→ Task prompt
Print the data that follows, exactly and completely.

→ Data records
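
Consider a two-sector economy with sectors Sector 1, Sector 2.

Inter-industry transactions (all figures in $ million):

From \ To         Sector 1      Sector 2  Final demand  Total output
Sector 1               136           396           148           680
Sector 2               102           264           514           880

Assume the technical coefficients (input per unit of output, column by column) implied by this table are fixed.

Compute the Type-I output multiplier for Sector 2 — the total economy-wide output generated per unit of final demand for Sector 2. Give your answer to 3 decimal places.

m_2 = 2.538

Technical coefficients a_ij = z_ij / X_j:
  a_11 = 136/680 = 0.20, a_21 = 102/680 = 0.15
  a_12 = 396/880 = 0.45, a_22 = 264/880 = 0.30
I − A =
  [   0.80    -0.45]
  [  -0.15     0.70]
det(I−A) = (0.80)(0.70) − (-0.45)(-0.15) = 0.4925
adj(I−A) = [[0.70, 0.45], [0.15, 0.80]]
(I − A)⁻¹ = adj(I−A) / det(I−A) ≈
  [   1.4213     0.9137]
  [   0.3046     1.6244]
The output multiplier for sector j is the column-j sum of the Leontief inverse (I − A)⁻¹ = adj(I−A) / det(I−A).
Column 2 of adj(I−A): (0.45, 0.80); det(I−A) = 0.4925.
m_2 = (0.45 + 0.80) / 0.4925 = 1.25 / 0.4925 ≈ 2.538.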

→ Result
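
Consider a two-sector economy with sectors Sector 1, Sector 2.

Inter-industry transactions (all figures in $ million):

From \ To         Sector 1      Sector 2  Final demand  Total output
Sector 1               136           396           148           680
Sector 2               102           264           514           880

Assume the technical coefficients (input per unit of output, column by column) implied by this table are fixed.

Compute the Type-I output multiplier for Sector 2 — the total economy-wide output generated per unit of final demand for Sector 2. Give your answer to 3 decimal places.

m_2 = 2.538

Technical coefficients a_ij = z_ij / X_j:
  a_11 = 136/680 = 0.20, a_21 = 102/680 = 0.15
  a_12 = 396/880 = 0.45, a_22 = 264/880 = 0.30
I − A =
  [   0.80    -0.45]
  [  -0.15     0.70]
det(I−A) = (0.80)(0.70) − (-0.45)(-0.15) = 0.4925
adj(I−A) = [[0.70, 0.45], [0.15, 0.80]]
(I − A)⁻¹ = adj(I−A) / det(I−A) ≈
  [   1.4213     0.9137]
  [   0.3046     1.6244]
The output multiplier for sector j is the column-j sum of the Leontief inverse (I − A)⁻¹ = adj(I−A) / det(I−A).
Column 2 of adj(I−A): (0.45, 0.80); det(I−A) = 0.4925.
m_2 = (0.45 + 0.80) / 0.4925 = 1.25 / 0.4925 ≈ 2.538.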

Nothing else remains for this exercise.